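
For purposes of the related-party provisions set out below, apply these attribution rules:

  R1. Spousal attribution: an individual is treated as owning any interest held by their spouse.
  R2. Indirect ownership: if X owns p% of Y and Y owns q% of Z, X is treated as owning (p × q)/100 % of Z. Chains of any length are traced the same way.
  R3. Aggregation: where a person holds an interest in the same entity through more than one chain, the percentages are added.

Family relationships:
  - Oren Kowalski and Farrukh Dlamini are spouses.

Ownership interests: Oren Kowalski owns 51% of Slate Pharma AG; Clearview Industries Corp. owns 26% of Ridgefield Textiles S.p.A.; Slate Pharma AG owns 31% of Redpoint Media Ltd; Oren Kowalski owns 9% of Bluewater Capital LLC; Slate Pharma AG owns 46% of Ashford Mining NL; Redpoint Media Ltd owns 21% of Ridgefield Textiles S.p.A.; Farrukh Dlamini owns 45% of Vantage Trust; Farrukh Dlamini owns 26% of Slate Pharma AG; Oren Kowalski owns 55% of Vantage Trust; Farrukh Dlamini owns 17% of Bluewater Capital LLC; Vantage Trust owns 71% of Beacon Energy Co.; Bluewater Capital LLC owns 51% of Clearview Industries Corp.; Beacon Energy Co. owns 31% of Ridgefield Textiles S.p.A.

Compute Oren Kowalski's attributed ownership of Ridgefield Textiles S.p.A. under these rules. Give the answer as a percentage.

By spousal attribution (R1), Oren Kowalski is treated as also owning Farrukh Dlamini's interest in Vantage Trust, giving 55% + 45% = 100%.
By spousal attribution (R1), Oren Kowalski is treated as also owning Farrukh Dlamini's interest in Bluewater Capital LLC, giving 9% + 17% = 26%.
By spousal attribution (R1), Oren Kowalski is treated as also owning Farrukh Dlamini's interest in Slate Pharma AG, giving 51% + 26% = 77%.
Chain via Vantage Trust → Beacon Energy Co. (R2): 100% × 71% × 31% = 22.01% of Ridgefield Textiles S.p.A.
Chain via Bluewater Capital LLC → Clearview Industries Corp. (R2): 26% × 51% × 26% = 3.4476% of Ridgefield Textiles S.p.A.
Chain via Slate Pharma AG → Redpoint Media Ltd (R2): 77% × 31% × 21% = 5.0127% of Ridgefield Textiles S.p.A.
Aggregating (R3): 22.01% + 3.4476% + 5.0127% = 30.4703%.

30.4703%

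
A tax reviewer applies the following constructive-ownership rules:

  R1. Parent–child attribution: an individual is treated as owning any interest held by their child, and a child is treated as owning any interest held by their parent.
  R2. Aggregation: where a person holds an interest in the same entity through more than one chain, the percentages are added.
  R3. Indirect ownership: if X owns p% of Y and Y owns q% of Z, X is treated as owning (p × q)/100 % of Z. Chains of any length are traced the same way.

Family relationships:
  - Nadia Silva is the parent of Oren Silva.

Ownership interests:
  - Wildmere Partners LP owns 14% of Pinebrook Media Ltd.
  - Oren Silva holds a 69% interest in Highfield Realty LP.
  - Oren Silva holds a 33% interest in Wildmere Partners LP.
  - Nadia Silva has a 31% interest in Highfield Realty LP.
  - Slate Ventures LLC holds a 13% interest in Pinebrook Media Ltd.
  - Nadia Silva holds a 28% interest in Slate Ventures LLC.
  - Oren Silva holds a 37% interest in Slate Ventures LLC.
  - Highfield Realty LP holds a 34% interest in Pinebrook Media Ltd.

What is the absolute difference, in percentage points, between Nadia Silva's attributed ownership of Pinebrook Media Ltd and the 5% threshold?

By parent–child attribution (R1), Nadia Silva is treated as also owning Oren Silva's interest in Slate Ventures LLC, giving 28% + 37% = 65%.
By parent–child attribution (R1), Nadia Silva is treated as also owning Oren Silva's interest in Highfield Realty LP, giving 31% + 69% = 100%.
By parent–child attribution (R1), Nadia Silva is treated as owning Oren Silva's 33% interest in Wildmere Partners LP.
Chain via Slate Ventures LLC (R3): 65% × 13% = 8.45% of Pinebrook Media Ltd.
Chain via Highfield Realty LP (R3): 100% × 34% = 34% of Pinebrook Media Ltd.
Chain via Wildmere Partners LP (R3): 33% × 14% = 4.62% of Pinebrook Media Ltd.
Aggregating (R2): 8.45% + 34% + 4.62% = 47.07%.
47.07% exceeds the 5% threshold by 42.07 percentage points.

42.07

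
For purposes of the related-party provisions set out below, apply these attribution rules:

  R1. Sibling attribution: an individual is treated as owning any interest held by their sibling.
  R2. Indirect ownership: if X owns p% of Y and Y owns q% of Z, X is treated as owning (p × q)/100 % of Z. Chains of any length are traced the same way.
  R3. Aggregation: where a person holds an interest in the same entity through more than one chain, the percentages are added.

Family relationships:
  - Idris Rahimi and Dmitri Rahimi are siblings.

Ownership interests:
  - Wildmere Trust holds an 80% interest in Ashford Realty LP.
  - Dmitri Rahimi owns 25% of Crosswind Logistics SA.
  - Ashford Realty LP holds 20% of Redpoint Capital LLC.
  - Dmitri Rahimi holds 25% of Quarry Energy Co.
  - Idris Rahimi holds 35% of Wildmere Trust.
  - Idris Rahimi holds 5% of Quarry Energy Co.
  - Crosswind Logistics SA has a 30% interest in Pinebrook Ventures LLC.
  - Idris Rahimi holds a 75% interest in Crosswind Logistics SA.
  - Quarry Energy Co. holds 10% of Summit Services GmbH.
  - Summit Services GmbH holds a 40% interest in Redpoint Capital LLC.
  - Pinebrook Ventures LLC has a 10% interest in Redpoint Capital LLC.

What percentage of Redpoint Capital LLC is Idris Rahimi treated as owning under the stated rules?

9.8%

By sibling attribution (R1), Idris Rahimi is treated as also owning Dmitri Rahimi's interest in Crosswind Logistics SA, giving 75% + 25% = 100%.
By sibling attribution (R1), Idris Rahimi is treated as also owning Dmitri Rahimi's interest in Quarry Energy Co, giving 5% + 25% = 30%.
Chain via Wildmere Trust → Ashford Realty LP (R2): 35% × 80% × 20% = 5.6% of Redpoint Capital LLC.
Chain via Crosswind Logistics SA → Pinebrook Ventures LLC (R2): 100% × 30% × 10% = 3% of Redpoint Capital LLC.
Chain via Quarry Energy Co. → Summit Services GmbH (R2): 30% × 10% × 40% = 1.2% of Redpoint Capital LLC.
Aggregating (R3): 5.6% + 3% + 1.2% = 9.8%.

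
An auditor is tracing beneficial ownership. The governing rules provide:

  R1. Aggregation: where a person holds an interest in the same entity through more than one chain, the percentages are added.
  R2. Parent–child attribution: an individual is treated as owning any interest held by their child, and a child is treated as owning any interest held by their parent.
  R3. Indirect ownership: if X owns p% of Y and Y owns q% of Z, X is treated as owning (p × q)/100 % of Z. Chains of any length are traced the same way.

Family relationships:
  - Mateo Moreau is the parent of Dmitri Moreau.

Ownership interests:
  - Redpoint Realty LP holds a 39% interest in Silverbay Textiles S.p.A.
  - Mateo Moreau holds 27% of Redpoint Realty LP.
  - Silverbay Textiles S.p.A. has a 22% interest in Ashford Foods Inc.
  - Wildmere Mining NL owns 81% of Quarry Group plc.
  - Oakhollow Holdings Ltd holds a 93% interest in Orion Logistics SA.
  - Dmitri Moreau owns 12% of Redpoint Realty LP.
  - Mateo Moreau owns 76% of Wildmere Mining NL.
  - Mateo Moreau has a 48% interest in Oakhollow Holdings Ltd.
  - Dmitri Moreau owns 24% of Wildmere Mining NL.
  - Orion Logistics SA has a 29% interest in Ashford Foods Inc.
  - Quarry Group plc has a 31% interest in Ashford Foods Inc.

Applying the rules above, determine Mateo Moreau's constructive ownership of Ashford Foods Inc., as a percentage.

By parent–child attribution (R2), Mateo Moreau is treated as also owning Dmitri Moreau's interest in Wildmere Mining NL, giving 76% + 24% = 100%.
By parent–child attribution (R2), Mateo Moreau is treated as also owning Dmitri Moreau's interest in Redpoint Realty LP, giving 27% + 12% = 39%.
Chain via Wildmere Mining NL → Quarry Group plc (R3): 100% × 81% × 31% = 25.11% of Ashford Foods Inc.
Chain via Oakhollow Holdings Ltd → Orion Logistics SA (R3): 48% × 93% × 29% = 12.9456% of Ashford Foods Inc.
Chain via Redpoint Realty LP → Silverbay Textiles S.p.A. (R3): 39% × 39% × 22% = 3.3462% of Ashford Foods Inc.
Aggregating (R1): 25.11% + 12.9456% + 3.3462% = 41.4018%.

41.4018%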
- - - - -
*Task brief:*
Could you restate, word for word, the lines above from the one with "- Idris Rahimi and" to the one with "- Ashford Realty", both included?

*Response:*
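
  - Idris Rahimi and Dmitri Rahimi are siblings.

Ownership interests:
  - Wildmere Trust holds an 80% interest in Ashford Realty LP.
  - Dmitri Rahimi owns 25% of Crosswind Logistics SA.
  - Ashford Realty LP holds 20% of Redpoint Capital LLC.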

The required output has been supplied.